[[ AVAILABLE DATA open ]]
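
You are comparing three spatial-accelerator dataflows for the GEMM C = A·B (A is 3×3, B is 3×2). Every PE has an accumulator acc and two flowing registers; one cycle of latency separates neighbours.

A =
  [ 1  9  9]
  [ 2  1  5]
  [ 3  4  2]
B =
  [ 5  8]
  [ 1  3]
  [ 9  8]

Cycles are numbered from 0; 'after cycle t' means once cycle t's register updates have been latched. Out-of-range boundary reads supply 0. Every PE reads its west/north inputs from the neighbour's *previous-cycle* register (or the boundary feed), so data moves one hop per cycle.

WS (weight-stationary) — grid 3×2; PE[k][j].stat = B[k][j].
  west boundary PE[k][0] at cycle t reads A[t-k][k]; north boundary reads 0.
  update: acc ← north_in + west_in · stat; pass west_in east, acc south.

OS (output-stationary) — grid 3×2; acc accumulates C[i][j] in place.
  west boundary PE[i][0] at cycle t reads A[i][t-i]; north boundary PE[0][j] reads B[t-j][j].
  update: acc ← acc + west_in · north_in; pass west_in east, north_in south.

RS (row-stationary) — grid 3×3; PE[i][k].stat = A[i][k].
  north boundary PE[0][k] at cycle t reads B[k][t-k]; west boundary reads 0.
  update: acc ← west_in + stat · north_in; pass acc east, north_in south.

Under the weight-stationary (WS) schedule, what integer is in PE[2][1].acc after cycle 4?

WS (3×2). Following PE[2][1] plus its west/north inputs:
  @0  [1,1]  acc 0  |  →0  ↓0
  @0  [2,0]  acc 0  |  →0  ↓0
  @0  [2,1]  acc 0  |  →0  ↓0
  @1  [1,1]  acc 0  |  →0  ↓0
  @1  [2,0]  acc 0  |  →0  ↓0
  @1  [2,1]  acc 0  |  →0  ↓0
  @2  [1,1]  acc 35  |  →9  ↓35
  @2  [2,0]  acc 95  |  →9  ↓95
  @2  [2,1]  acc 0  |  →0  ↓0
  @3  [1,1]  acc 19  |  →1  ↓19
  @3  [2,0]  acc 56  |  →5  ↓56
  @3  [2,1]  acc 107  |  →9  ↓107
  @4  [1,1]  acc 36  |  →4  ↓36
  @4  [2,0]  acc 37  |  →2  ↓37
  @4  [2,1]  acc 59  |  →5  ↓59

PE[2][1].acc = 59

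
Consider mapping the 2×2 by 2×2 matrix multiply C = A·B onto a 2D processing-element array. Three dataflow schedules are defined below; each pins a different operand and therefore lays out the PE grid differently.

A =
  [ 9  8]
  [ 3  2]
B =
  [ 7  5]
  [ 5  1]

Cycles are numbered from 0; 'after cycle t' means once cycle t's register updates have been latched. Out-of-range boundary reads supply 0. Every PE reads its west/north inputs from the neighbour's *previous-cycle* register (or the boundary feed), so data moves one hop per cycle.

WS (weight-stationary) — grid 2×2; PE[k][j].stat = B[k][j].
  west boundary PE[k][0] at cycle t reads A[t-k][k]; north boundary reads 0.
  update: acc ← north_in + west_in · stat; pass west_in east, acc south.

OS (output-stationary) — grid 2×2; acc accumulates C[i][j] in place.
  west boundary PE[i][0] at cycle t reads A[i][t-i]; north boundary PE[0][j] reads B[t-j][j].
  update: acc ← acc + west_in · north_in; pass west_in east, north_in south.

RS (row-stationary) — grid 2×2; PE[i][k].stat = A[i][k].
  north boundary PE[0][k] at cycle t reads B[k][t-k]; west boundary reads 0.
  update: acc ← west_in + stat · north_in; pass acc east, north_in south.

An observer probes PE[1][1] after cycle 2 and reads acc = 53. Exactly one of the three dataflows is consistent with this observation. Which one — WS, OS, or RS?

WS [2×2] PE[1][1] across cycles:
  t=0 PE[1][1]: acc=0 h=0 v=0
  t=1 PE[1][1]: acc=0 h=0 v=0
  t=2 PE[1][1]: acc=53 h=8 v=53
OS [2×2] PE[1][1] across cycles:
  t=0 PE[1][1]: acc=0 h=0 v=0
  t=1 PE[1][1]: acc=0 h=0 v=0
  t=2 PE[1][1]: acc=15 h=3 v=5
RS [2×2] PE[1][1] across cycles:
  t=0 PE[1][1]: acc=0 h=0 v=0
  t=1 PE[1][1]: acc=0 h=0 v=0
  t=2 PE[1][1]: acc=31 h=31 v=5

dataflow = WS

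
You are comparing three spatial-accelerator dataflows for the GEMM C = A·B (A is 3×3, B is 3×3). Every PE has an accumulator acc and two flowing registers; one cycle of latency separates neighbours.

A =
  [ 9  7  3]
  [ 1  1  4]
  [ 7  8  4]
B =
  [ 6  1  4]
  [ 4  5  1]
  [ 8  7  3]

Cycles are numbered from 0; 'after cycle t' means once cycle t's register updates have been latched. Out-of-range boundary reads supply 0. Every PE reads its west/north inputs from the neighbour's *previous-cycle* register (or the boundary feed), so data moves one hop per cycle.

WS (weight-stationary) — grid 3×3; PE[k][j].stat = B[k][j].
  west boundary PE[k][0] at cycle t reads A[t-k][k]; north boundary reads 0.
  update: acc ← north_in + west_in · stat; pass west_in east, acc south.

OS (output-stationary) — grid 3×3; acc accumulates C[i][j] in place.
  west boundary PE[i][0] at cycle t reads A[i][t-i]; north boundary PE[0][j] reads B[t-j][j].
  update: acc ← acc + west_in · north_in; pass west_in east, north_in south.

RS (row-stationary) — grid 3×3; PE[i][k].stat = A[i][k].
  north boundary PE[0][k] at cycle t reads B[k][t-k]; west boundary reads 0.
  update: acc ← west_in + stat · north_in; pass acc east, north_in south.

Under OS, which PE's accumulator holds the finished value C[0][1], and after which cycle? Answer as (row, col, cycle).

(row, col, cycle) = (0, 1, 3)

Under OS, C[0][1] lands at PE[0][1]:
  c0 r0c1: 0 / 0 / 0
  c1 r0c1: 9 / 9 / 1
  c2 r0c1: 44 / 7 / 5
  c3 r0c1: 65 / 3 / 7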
[[ AVAILABLE DATA closed ]]
[[ AVAILABLE DATA open ]]
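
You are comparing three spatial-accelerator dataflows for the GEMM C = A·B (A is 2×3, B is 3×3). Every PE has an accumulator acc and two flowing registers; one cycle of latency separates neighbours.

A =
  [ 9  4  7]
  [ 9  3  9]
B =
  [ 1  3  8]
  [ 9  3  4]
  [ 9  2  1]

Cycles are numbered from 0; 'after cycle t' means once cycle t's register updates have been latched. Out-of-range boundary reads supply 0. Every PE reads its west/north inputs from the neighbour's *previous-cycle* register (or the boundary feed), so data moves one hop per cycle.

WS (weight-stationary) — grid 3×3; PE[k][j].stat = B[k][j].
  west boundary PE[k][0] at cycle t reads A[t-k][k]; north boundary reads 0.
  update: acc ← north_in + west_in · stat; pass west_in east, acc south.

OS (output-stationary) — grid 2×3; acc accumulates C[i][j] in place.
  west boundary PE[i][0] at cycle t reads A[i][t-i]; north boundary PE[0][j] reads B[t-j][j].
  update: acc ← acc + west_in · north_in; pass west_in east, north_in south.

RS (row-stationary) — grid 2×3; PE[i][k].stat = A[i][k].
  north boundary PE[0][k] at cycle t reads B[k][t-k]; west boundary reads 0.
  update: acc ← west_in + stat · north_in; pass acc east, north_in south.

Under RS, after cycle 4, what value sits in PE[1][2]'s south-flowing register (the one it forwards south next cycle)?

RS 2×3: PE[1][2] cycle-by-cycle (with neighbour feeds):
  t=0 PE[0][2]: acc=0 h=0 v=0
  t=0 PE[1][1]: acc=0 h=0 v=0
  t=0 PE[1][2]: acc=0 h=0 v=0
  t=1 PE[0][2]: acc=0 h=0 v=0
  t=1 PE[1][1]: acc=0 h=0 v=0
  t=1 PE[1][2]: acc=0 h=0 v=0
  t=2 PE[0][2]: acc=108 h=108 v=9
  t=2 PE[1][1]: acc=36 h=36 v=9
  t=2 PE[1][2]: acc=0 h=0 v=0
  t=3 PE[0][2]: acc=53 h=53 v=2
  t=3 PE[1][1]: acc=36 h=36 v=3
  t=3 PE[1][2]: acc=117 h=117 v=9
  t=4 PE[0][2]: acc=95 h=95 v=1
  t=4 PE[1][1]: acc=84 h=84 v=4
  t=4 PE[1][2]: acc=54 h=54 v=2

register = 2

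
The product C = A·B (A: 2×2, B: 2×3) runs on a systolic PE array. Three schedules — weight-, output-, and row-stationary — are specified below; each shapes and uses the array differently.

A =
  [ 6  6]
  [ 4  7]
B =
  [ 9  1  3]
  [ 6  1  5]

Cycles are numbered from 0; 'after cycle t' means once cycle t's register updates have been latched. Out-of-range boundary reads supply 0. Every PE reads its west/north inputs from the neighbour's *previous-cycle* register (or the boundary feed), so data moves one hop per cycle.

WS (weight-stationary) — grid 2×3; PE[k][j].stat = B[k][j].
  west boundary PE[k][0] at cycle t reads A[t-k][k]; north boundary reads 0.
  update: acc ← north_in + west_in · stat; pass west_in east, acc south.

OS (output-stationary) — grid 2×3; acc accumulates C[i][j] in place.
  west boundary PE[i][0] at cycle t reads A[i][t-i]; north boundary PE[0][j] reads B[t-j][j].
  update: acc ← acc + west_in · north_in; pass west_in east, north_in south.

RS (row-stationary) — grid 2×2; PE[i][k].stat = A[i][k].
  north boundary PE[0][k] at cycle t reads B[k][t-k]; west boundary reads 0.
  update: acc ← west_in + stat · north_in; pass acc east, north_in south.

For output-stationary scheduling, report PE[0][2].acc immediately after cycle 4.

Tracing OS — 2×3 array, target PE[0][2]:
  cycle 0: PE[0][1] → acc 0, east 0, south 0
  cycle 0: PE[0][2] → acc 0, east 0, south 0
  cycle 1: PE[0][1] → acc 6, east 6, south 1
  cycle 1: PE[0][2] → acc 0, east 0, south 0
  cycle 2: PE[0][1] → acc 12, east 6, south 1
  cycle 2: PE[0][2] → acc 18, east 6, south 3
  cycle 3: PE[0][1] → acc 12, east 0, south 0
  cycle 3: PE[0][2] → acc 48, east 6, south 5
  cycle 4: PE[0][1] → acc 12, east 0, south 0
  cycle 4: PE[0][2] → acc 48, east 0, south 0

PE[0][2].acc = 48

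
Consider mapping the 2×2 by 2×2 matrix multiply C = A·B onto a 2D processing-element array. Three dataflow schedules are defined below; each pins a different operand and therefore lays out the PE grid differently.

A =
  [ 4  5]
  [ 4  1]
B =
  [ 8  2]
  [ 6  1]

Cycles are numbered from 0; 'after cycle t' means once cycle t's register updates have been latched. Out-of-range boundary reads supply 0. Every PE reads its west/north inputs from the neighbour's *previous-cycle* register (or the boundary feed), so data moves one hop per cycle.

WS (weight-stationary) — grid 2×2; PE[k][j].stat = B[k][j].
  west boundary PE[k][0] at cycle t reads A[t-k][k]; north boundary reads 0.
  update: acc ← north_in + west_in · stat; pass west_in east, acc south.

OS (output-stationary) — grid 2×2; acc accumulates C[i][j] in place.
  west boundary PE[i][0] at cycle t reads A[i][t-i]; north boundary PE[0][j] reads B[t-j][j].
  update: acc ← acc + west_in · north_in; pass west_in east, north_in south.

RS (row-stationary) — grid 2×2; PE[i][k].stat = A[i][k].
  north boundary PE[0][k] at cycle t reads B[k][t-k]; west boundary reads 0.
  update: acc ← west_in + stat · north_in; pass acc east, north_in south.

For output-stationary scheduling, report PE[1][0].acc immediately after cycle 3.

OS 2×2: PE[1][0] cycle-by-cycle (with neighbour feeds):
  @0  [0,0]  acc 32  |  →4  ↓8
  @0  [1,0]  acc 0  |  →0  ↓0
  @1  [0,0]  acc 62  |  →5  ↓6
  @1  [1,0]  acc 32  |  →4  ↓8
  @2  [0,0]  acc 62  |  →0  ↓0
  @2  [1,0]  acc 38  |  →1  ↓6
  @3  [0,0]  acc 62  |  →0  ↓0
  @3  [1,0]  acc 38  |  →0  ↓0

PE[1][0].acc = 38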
[[ AVAILABLE DATA closed ]]
> EXERCISE DESCRIPTION:
Your task is to find every line above containing the word "spatial" and copy it.

> RESPONSE AREA:
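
You are comparing three spatial-accelerator dataflows for the GEMM C = A·B (A is 3×3, B is 3×2). Every PE has an accumulator acc and two flowing registers; one cycle of latency separates neighbours.
You are comparing three spatial-accelerator dataflows for the GEMM C = A·B (A is 3×3, B is 3×3). Every PE has an accumulator acc and two flowing registers; one cycle of latency separates neighbours.
You are comparing three spatial-accelerator dataflows for the GEMM C = A·B (A is 2×3, B is 3×3). Every PE has an accumulator acc and two flowing registers; one cycle of latency separates neighbours.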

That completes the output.